Action item »
Produce all the records again exactly as they stand.

Source information »
────────────────────────────────────────
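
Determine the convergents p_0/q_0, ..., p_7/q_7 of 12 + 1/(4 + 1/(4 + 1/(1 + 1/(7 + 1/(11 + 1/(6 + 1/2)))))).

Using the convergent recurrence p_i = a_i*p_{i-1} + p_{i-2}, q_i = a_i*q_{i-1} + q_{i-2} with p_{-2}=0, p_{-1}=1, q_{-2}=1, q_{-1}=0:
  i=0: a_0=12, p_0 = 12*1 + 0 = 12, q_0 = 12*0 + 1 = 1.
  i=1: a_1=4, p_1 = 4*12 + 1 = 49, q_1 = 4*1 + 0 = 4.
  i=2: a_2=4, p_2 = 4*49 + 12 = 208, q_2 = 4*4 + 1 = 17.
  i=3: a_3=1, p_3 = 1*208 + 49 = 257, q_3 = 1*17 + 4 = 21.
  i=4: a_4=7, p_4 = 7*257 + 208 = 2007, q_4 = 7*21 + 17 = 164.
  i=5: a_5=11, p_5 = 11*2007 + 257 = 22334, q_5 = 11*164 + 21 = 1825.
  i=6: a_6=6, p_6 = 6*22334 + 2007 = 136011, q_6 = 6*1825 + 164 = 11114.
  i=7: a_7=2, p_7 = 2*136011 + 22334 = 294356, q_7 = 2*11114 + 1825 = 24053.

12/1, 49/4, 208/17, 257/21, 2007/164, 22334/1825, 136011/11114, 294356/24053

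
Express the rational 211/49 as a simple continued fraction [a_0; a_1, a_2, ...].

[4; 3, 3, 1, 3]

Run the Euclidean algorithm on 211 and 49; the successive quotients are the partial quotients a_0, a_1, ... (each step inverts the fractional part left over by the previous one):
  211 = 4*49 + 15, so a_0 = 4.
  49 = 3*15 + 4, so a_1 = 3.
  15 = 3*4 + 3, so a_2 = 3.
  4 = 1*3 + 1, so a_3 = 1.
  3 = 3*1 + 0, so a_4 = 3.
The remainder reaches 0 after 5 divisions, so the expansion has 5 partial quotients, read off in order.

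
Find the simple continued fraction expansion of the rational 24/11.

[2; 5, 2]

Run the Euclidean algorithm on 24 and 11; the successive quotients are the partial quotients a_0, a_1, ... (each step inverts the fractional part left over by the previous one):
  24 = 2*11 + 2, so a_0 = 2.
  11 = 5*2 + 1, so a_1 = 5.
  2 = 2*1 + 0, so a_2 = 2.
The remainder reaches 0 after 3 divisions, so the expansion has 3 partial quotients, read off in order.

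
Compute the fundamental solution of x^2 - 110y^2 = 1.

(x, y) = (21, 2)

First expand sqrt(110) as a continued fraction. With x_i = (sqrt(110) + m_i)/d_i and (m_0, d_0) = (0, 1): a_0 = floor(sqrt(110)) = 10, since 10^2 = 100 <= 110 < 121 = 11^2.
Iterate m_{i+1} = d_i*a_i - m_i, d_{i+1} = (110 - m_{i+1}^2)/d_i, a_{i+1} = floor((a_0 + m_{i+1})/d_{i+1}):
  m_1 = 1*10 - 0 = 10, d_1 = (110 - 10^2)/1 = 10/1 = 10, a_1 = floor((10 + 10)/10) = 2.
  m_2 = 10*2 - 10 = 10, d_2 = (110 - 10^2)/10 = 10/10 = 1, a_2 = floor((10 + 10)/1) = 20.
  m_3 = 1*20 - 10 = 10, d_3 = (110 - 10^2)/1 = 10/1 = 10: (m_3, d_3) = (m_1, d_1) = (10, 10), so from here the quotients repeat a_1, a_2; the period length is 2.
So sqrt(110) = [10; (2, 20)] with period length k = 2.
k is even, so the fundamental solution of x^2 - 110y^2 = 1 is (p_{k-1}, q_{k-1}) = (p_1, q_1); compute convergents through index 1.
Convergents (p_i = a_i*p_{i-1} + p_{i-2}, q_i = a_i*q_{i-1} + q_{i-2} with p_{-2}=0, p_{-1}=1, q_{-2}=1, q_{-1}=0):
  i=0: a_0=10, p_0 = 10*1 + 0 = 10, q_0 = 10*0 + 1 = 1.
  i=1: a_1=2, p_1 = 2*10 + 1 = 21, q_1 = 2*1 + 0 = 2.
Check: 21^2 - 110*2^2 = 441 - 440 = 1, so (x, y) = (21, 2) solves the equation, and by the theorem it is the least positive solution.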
────────────────────────────────────────
Expected answer »
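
Determine the convergents p_0/q_0, ..., p_7/q_7 of 12 + 1/(4 + 1/(4 + 1/(1 + 1/(7 + 1/(11 + 1/(6 + 1/2)))))).

Using the convergent recurrence p_i = a_i*p_{i-1} + p_{i-2}, q_i = a_i*q_{i-1} + q_{i-2} with p_{-2}=0, p_{-1}=1, q_{-2}=1, q_{-1}=0:
  i=0: a_0=12, p_0 = 12*1 + 0 = 12, q_0 = 12*0 + 1 = 1.
  i=1: a_1=4, p_1 = 4*12 + 1 = 49, q_1 = 4*1 + 0 = 4.
  i=2: a_2=4, p_2 = 4*49 + 12 = 208, q_2 = 4*4 + 1 = 17.
  i=3: a_3=1, p_3 = 1*208 + 49 = 257, q_3 = 1*17 + 4 = 21.
  i=4: a_4=7, p_4 = 7*257 + 208 = 2007, q_4 = 7*21 + 17 = 164.
  i=5: a_5=11, p_5 = 11*2007 + 257 = 22334, q_5 = 11*164 + 21 = 1825.
  i=6: a_6=6, p_6 = 6*22334 + 2007 = 136011, q_6 = 6*1825 + 164 = 11114.
  i=7: a_7=2, p_7 = 2*136011 + 22334 = 294356, q_7 = 2*11114 + 1825 = 24053.

12/1, 49/4, 208/17, 257/21, 2007/164, 22334/1825, 136011/11114, 294356/24053

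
Express the rational 211/49 as a simple continued fraction [a_0; a_1, a_2, ...].

[4; 3, 3, 1, 3]

Run the Euclidean algorithm on 211 and 49; the successive quotients are the partial quotients a_0, a_1, ... (each step inverts the fractional part left over by the previous one):
  211 = 4*49 + 15, so a_0 = 4.
  49 = 3*15 + 4, so a_1 = 3.
  15 = 3*4 + 3, so a_2 = 3.
  4 = 1*3 + 1, so a_3 = 1.
  3 = 3*1 + 0, so a_4 = 3.
The remainder reaches 0 after 5 divisions, so the expansion has 5 partial quotients, read off in order.

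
Find the simple continued fraction expansion of the rational 24/11.

[2; 5, 2]

Run the Euclidean algorithm on 24 and 11; the successive quotients are the partial quotients a_0, a_1, ... (each step inverts the fractional part left over by the previous one):
  24 = 2*11 + 2, so a_0 = 2.
  11 = 5*2 + 1, so a_1 = 5.
  2 = 2*1 + 0, so a_2 = 2.
The remainder reaches 0 after 3 divisions, so the expansion has 3 partial quotients, read off in order.

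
Compute the fundamental solution of x^2 - 110y^2 = 1.

(x, y) = (21, 2)

First expand sqrt(110) as a continued fraction. With x_i = (sqrt(110) + m_i)/d_i and (m_0, d_0) = (0, 1): a_0 = floor(sqrt(110)) = 10, since 10^2 = 100 <= 110 < 121 = 11^2.
Iterate m_{i+1} = d_i*a_i - m_i, d_{i+1} = (110 - m_{i+1}^2)/d_i, a_{i+1} = floor((a_0 + m_{i+1})/d_{i+1}):
  m_1 = 1*10 - 0 = 10, d_1 = (110 - 10^2)/1 = 10/1 = 10, a_1 = floor((10 + 10)/10) = 2.
  m_2 = 10*2 - 10 = 10, d_2 = (110 - 10^2)/10 = 10/10 = 1, a_2 = floor((10 + 10)/1) = 20.
  m_3 = 1*20 - 10 = 10, d_3 = (110 - 10^2)/1 = 10/1 = 10: (m_3, d_3) = (m_1, d_1) = (10, 10), so from here the quotients repeat a_1, a_2; the period length is 2.
So sqrt(110) = [10; (2, 20)] with period length k = 2.
k is even, so the fundamental solution of x^2 - 110y^2 = 1 is (p_{k-1}, q_{k-1}) = (p_1, q_1); compute convergents through index 1.
Convergents (p_i = a_i*p_{i-1} + p_{i-2}, q_i = a_i*q_{i-1} + q_{i-2} with p_{-2}=0, p_{-1}=1, q_{-2}=1, q_{-1}=0):
  i=0: a_0=10, p_0 = 10*1 + 0 = 10, q_0 = 10*0 + 1 = 1.
  i=1: a_1=2, p_1 = 2*10 + 1 = 21, q_1 = 2*1 + 0 = 2.
Check: 21^2 - 110*2^2 = 441 - 440 = 1, so (x, y) = (21, 2) solves the equation, and by the theorem it is the least positive solution.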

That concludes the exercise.